▶ [Material provided]

------------------------

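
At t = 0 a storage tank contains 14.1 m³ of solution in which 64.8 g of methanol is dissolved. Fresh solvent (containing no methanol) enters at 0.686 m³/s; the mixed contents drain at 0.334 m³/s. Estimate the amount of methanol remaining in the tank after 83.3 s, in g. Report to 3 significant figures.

Total volume: dV/dt = Q_in − Q_out = 0.35200 m³/s, so V(t) = 14.1 + 0.35200 t and V(83.3) = 43.422 m³.
No methanol enters, so dm/dt = −Q_out · (m/V).
Separate: dm/m = −Q_out dt/V(t) ⇒ ln(m/m₀) = −(Q_out/(Q_in−Q_out)) ln(V/V₀).
m = m₀ (V₀/V)^(Q_out/(Q_in−Q_out)) = 64.8 × (14.1/43.422)^(0.94886) = 22.288 g.

22.3 g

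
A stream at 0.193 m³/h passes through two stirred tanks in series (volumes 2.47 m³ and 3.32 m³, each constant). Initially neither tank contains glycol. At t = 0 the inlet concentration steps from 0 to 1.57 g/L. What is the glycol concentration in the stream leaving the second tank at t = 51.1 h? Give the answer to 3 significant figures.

1.34 g/L

Time constants: τᵢ = Vᵢ/Q for each well-mixed tank.
τ₁ = 2.47/0.193 = 12.798 h; τ₂ = 3.32/0.193 = 17.202 h.
Solving the cascade with C₁(0)=C₂(0)=0 gives C₂(t) = C_in[1 − (τ₁ e^(−t/τ₁) − τ₂ e^(−t/τ₂))/(τ₁ − τ₂)].
At t = 51.1: e^(−t/τ₁) = 0.018447, e^(−t/τ₂) = 0.051274.
C₂ = 1.57·[1 − (12.798·0.018447 − 17.202·0.051274)/(-4.4041)] = 1.57·0.85334 = 1.3397 g/L.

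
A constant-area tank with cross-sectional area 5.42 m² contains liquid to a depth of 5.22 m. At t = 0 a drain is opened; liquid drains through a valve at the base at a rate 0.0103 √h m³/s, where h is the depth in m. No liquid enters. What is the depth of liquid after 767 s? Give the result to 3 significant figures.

2.42 m

With no inflow, A dh/dt = −0.0103 √h.
∫ h^(−1/2) dh = −(0.0103/A) ∫ dt, giving 2√h = 2√h₀ − (0.0103/A) t.
√h = √5.22 − 0.0103·767/(2·5.42) = 2.2847 − 0.72879 = 1.5559.
h = 1.5559² = 2.4210 m.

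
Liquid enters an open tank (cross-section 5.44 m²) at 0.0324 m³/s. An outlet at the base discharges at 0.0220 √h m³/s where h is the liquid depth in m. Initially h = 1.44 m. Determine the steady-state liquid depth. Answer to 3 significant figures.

Mass balance (ρ constant): A dh/dt = Q_in − 0.0220 √h. At steady state dh/dt = 0:
Q_in = 0.0220 √h_ss ⇒ √h_ss = 0.0324/0.0220 = 1.4727.
h_ss = 1.4727² = 2.1689 m. (Since h₀ = 1.44 m < h_ss, the level will rise toward this value.)

2.17 m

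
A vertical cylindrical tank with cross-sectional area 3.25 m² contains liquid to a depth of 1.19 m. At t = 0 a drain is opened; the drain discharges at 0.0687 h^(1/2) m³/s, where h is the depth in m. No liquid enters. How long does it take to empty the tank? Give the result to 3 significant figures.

With no inflow, A dh/dt = −0.0687 √h.
This is separable: 2 d(√h)/dt = −0.0687/A, so √h = √h₀ − (0.0687/(2A)) t.
Tank is empty when √h = 0: t_empty = 2A√h₀/0.0687.
t_empty = 2·3.25·√1.19/0.0687 = 6.5000·1.0909/0.0687 = 103.21 s.

103 s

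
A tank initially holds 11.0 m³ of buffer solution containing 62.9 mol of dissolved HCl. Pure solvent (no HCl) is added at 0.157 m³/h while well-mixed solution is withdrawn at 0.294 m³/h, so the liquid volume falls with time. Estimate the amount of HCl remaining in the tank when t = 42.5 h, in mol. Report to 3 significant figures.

12.5 mol

Total volume: dV/dt = Q_in − Q_out = -0.13700 m³/h, so V(t) = 11.0 − 0.13700 t and V(42.5) = 5.1775 m³.
No HCl enters, so dm/dt = −Q_out · (m/V).
Separate: dm/m = −Q_out dt/V(t) ⇒ ln(m/m₀) = −(Q_out/(Q_in−Q_out)) ln(V/V₀).
m = m₀ (V₀/V)^(Q_out/(Q_in−Q_out)) = 62.9 × (11.0/5.1775)^(-2.1460) = 12.483 mol.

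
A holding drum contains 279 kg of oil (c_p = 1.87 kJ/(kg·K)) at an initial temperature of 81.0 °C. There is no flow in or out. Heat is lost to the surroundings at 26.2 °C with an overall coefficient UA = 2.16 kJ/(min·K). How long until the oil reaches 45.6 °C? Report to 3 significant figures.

Lumped-capacitance energy balance: M c_p dT/dt = UA(T_amb − T).
τ = M c_p/UA = 241.54 min; T_ss = T_amb = 26.200 °C.
T(t) = T_ss + (T₀ − T_ss)e^(−t/τ); set T = 45.6:
t = −τ ln[(T − T_ss)/(T₀ − T_ss)] = −241.54 · ln(0.35401) = 250.82 min.

251 min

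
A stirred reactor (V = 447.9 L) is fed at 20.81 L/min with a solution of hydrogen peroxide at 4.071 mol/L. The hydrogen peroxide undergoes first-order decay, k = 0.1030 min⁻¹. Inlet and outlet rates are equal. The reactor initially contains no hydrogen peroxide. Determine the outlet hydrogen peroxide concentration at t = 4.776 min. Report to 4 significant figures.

V dC/dt = Q(C_in − C) − k V C.
dC/dt = (Q/V) C_in − (Q/V + k) C; effective rate a = Q/V + k = 0.0464613 + 0.1030 = 0.149461 min⁻¹.
C_ss = Q C_in/(Q + kV) = 1.26550 mol/L; C(t) = C_ss + (C₀ − C_ss) e^(−a t).
C(4.776) = 1.26550 + (-1.26550)·e^(−0.149461·4.776) = 1.26550 + (-1.26550)·0.489766 = 0.645703 mol/L.

0.6457 mol/L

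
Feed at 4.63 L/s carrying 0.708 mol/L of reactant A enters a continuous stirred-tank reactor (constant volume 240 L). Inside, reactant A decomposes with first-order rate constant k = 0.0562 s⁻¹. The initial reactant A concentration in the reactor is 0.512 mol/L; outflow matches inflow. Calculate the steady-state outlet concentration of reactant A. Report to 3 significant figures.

V dC/dt = Q(C_in − C) − k V C.
At steady state: 0 = Q C_in − (Q + kV) C_ss, so C_ss = Q C_in/(Q + kV).
C_ss = 4.63·0.708/(4.63 + 0.0562·240) = 3.2780/18.118 = 0.18093 mol/L.

0.181 mol/L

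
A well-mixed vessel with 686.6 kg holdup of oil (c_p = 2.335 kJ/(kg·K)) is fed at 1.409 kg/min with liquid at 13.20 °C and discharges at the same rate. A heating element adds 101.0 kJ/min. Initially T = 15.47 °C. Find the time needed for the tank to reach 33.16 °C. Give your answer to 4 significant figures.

474.4 min

Heat balance on the well-mixed liquid: M c_p dT/dt = ṁ c_p (T_in − T) + 101.0.
τ = M/ṁ = 487.296 min; T_ss = T_in + Q̇/(ṁ c_p) = 43.8989 °C.
T(t) = T_ss + (T₀ − T_ss) e^(−t/τ). Set T = 33.16:
e^(−t/τ) = (33.16 − 43.8989)/(15.47 − 43.8989) = 0.377747
t = −487.296 · ln(0.377747) = 474.398 min.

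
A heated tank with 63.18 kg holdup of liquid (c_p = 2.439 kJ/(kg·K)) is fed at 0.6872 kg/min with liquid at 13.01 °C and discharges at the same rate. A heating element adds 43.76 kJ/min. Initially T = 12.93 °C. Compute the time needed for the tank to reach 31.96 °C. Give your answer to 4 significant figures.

119.2 min

Energy balance: M c_p dT/dt = ṁ c_p (T_in − T) + 43.76.
τ = M/ṁ = 91.9383 min; T_ss = T_in + Q̇/(ṁ c_p) = 39.1185 °C.
T(t) = T_ss + (T₀ − T_ss) e^(−t/τ). Set T = 31.96:
e^(−t/τ) = (31.96 − 39.1185)/(12.93 − 39.1185) = 0.273346
t = −91.9383 · ln(0.273346) = 119.246 min.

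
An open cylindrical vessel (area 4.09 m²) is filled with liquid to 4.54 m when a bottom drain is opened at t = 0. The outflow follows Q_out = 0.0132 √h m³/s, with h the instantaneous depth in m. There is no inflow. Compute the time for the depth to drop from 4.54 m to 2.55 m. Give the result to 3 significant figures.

Accumulation of liquid (constant cross-section A): A dh/dt = −0.0132 √h.
∫ h^(−1/2) dh = −(0.0132/A) ∫ dt, giving 2√h = 2√h₀ − (0.0132/A) t.
t = 2A(√h₀ − √h)/0.0132 = 2·4.09·(√4.54 − √2.55)/0.0132
  = 8.1800 × (2.1307 − 1.5969) / 0.0132 = 330.83 s.

331 s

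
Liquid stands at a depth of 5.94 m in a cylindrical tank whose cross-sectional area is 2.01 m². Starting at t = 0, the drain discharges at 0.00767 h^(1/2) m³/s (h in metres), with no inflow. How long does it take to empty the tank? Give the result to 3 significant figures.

1280 s

A dh/dt = −Q_out = −0.00767 √h.
This is separable: 2 d(√h)/dt = −0.00767/A, so √h = √h₀ − (0.00767/(2A)) t.
Set h = 0: 2√h₀ = (0.00767/A) t_empty ⇒ t_empty = 2A√h₀/0.00767.
t_empty = 2·2.01·√5.94/0.00767 = 4.0200·2.4372/0.00767 = 1277.4 s.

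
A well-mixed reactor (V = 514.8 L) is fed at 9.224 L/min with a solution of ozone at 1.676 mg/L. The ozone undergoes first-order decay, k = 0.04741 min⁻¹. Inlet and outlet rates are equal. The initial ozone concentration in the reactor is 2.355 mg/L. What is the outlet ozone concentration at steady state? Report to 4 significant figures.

0.4597 mg/L

Accumulation = in − out − consumed: V dC/dt = Q C_in − Q C − k V C.
At steady state: 0 = Q C_in − (Q + kV) C_ss, so C_ss = Q C_in/(Q + kV).
C_ss = 9.224·1.676/(9.224 + 0.04741·514.8) = 15.4594/33.6307 = 0.459682 mg/L.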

------------------------

▶ [Problem to work on]
From the line that contains "Liquid stands at" down to the final line of the entries, print every line exactly as it is, and only those lines.

▶ [Answer]
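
Liquid stands at a depth of 5.94 m in a cylindrical tank whose cross-sectional area is 2.01 m². Starting at t = 0, the drain discharges at 0.00767 h^(1/2) m³/s (h in metres), with no inflow. How long does it take to empty the tank? Give the result to 3 significant figures.

1280 s

A dh/dt = −Q_out = −0.00767 √h.
This is separable: 2 d(√h)/dt = −0.00767/A, so √h = √h₀ − (0.00767/(2A)) t.
Set h = 0: 2√h₀ = (0.00767/A) t_empty ⇒ t_empty = 2A√h₀/0.00767.
t_empty = 2·2.01·√5.94/0.00767 = 4.0200·2.4372/0.00767 = 1277.4 s.

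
A well-mixed reactor (V = 514.8 L) is fed at 9.224 L/min with a solution of ozone at 1.676 mg/L. The ozone undergoes first-order decay, k = 0.04741 min⁻¹. Inlet and outlet rates are equal. The initial ozone concentration in the reactor is 2.355 mg/L. What is the outlet ozone concentration at steady state? Report to 4 significant figures.

0.4597 mg/L

Accumulation = in − out − consumed: V dC/dt = Q C_in − Q C − k V C.
At steady state: 0 = Q C_in − (Q + kV) C_ss, so C_ss = Q C_in/(Q + kV).
C_ss = 9.224·1.676/(9.224 + 0.04741·514.8) = 15.4594/33.6307 = 0.459682 mg/L.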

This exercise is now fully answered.